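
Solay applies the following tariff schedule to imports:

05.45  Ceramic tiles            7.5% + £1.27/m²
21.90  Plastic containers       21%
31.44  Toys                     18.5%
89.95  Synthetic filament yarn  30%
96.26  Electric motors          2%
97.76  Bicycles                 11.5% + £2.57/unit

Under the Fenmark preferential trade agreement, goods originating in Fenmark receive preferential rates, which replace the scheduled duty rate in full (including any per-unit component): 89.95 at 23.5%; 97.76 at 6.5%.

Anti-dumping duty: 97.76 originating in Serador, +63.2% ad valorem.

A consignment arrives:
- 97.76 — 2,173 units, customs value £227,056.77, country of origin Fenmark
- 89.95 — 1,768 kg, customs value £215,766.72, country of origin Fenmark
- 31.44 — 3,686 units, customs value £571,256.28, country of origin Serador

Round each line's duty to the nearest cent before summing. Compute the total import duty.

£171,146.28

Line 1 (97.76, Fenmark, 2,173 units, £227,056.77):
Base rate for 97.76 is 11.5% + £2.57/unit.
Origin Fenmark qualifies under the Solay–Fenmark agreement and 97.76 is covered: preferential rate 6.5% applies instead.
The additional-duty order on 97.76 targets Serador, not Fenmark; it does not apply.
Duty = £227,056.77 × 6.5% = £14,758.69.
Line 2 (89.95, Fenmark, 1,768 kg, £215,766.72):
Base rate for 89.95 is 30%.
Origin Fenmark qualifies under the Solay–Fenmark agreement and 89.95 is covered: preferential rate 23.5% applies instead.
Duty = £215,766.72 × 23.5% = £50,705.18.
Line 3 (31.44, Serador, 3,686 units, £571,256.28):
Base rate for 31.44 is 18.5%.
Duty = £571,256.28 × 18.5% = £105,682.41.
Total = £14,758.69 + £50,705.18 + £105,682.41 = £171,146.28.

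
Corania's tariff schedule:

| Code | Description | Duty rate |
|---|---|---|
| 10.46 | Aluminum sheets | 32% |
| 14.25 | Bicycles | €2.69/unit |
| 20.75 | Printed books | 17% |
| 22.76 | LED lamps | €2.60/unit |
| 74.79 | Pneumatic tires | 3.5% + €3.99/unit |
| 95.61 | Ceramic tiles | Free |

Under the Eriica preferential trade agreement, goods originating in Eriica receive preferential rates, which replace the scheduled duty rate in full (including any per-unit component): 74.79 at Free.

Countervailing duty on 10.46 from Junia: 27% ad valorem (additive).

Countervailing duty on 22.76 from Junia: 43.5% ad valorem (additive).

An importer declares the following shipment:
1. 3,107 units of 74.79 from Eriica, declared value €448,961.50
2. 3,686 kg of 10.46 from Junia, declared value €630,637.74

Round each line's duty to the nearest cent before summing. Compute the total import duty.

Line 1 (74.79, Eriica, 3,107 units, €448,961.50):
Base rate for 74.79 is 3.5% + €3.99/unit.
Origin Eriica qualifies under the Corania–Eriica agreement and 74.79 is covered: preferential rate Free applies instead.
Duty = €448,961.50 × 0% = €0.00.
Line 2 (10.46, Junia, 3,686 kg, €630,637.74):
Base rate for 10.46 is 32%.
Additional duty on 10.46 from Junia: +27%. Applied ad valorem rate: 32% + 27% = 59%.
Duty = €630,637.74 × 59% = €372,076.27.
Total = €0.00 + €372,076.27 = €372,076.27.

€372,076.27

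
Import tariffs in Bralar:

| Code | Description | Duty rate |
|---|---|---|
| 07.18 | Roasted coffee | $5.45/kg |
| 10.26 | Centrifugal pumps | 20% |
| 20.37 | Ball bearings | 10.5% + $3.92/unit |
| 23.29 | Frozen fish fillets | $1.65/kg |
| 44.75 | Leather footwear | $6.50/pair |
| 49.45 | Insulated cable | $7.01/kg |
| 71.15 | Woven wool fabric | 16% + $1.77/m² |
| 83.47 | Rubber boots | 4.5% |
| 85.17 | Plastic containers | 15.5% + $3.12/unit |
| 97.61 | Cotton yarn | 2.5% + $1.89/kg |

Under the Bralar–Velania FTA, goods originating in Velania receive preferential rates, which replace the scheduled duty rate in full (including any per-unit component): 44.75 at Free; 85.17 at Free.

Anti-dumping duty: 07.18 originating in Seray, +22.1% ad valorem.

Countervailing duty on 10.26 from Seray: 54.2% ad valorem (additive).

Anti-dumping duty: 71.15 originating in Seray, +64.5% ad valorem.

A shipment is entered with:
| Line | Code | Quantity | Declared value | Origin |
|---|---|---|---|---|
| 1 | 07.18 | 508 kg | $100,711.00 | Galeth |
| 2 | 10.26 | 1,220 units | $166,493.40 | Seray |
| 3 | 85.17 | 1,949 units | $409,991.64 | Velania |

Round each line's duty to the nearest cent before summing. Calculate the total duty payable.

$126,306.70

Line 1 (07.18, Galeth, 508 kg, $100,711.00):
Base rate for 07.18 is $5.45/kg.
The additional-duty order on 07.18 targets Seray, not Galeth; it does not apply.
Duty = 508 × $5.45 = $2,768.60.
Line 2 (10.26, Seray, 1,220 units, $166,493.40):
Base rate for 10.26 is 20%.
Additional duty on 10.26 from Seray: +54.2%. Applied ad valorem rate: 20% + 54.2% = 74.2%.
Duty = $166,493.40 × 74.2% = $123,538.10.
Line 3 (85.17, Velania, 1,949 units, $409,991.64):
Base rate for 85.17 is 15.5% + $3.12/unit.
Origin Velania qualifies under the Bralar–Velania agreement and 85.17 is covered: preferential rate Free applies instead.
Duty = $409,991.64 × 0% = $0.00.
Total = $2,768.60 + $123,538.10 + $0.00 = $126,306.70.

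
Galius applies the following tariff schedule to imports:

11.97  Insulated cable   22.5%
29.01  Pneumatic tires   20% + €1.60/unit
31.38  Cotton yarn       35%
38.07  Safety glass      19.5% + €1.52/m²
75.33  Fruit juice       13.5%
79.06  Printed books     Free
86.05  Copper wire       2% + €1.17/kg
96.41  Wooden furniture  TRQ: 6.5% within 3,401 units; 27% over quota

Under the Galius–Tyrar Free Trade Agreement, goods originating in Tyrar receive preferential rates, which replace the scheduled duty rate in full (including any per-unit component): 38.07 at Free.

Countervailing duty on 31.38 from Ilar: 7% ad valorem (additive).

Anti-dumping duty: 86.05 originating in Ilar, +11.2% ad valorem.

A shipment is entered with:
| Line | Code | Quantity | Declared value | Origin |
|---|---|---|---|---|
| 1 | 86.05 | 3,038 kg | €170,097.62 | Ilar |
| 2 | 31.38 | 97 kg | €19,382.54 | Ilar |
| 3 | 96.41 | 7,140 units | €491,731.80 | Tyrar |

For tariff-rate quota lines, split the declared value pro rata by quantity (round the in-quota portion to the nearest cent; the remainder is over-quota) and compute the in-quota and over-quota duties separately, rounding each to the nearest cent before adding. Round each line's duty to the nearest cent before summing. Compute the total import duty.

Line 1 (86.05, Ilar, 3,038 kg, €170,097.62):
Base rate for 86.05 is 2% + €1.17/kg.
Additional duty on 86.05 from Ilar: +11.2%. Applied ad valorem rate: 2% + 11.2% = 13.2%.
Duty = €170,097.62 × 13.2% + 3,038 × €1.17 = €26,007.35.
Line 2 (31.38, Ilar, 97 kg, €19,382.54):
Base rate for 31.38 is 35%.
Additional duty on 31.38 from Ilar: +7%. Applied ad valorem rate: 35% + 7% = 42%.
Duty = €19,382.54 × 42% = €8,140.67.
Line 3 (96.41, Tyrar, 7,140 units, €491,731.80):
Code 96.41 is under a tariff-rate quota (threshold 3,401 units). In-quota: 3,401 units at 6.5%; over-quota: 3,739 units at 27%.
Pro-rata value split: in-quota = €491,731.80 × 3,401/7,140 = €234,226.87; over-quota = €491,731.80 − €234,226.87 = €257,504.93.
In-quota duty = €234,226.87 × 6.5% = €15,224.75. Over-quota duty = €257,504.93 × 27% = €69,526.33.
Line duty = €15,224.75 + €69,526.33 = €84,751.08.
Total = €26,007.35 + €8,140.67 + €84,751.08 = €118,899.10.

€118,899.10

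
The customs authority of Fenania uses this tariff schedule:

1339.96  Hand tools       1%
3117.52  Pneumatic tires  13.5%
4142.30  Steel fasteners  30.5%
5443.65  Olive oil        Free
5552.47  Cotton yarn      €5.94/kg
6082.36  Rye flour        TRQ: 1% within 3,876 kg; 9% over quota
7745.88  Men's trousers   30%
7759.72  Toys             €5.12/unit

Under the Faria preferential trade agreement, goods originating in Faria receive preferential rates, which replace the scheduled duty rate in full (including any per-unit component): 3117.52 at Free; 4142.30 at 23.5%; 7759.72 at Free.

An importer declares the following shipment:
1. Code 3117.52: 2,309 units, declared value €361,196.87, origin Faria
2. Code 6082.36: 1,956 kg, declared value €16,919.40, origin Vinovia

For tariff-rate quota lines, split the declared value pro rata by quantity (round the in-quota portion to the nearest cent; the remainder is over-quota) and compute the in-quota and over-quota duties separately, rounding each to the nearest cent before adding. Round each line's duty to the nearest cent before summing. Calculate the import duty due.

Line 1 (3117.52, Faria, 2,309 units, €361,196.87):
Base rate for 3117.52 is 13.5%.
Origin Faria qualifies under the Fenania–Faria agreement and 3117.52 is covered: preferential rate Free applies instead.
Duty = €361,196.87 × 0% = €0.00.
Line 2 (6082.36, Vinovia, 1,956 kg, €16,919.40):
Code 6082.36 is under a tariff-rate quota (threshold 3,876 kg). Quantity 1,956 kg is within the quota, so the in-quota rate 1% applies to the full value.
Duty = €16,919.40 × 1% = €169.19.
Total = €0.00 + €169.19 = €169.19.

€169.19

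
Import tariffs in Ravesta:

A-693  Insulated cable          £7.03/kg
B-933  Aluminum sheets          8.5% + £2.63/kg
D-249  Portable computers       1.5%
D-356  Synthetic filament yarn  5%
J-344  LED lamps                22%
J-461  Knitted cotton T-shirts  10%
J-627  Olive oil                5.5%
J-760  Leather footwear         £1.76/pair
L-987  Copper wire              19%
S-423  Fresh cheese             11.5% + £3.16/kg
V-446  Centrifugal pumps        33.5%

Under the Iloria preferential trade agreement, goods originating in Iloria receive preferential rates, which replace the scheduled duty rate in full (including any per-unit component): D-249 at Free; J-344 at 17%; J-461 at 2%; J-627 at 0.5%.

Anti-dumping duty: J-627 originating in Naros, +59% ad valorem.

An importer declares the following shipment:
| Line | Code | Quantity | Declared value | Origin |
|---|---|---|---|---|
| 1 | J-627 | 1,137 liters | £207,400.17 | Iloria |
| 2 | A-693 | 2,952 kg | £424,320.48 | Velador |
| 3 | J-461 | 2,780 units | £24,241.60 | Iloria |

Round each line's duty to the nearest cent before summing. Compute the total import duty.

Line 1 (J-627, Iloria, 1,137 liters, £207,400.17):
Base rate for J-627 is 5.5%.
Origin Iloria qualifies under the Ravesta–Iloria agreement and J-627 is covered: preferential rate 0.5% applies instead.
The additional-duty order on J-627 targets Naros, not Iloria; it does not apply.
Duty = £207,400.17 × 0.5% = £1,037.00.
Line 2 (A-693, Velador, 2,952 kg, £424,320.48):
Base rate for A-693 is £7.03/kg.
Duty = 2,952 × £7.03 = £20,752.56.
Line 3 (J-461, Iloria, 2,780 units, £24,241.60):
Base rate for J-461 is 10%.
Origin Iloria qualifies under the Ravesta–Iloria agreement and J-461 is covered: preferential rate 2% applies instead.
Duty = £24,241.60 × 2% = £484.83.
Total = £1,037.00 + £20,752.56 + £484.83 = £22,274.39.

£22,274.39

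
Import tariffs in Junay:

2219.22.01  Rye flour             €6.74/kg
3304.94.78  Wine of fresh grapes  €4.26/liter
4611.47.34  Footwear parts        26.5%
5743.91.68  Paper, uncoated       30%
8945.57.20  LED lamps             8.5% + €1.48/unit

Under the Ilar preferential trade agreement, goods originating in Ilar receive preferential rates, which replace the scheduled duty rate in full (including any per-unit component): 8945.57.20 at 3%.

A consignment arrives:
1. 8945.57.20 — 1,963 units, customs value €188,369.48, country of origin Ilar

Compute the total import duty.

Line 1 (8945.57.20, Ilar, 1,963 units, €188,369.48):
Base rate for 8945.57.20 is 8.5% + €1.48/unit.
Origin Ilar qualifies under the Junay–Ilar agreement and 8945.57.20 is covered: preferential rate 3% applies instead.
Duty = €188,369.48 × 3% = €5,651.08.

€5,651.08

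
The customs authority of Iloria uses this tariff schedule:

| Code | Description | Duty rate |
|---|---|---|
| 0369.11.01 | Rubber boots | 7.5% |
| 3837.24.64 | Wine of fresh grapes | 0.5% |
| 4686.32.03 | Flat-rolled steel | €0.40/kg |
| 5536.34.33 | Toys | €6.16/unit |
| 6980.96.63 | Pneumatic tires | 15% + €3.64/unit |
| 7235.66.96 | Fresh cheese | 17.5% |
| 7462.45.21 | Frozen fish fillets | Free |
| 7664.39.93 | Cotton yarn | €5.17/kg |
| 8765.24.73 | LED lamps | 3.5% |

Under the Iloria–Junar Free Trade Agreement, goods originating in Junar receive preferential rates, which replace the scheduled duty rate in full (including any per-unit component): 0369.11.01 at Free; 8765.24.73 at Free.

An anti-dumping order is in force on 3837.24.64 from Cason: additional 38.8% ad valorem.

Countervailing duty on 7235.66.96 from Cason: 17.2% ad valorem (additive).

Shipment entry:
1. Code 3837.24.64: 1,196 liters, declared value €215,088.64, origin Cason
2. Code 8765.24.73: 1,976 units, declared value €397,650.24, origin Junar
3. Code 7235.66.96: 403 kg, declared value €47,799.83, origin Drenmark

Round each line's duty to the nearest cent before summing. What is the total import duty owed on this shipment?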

■ ■ ■ ■ ■ ■ ■

- ACTIVITY -
Starting at the line that contains "lamps | 3.5% |", copy each line through the last one in the records, exactly, and output nothing else.

- FINISHED TASK -
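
| 8765.24.73 | LED lamps | 3.5% |

Under the Iloria–Junar Free Trade Agreement, goods originating in Junar receive preferential rates, which replace the scheduled duty rate in full (including any per-unit component): 0369.11.01 at Free; 8765.24.73 at Free.

An anti-dumping order is in force on 3837.24.64 from Cason: additional 38.8% ad valorem.

Countervailing duty on 7235.66.96 from Cason: 17.2% ad valorem (additive).

Shipment entry:
1. Code 3837.24.64: 1,196 liters, declared value €215,088.64, origin Cason
2. Code 8765.24.73: 1,976 units, declared value €397,650.24, origin Junar
3. Code 7235.66.96: 403 kg, declared value €47,799.83, origin Drenmark

Round each line's duty to the nearest cent before summing. What is the total import duty owed on this shipment?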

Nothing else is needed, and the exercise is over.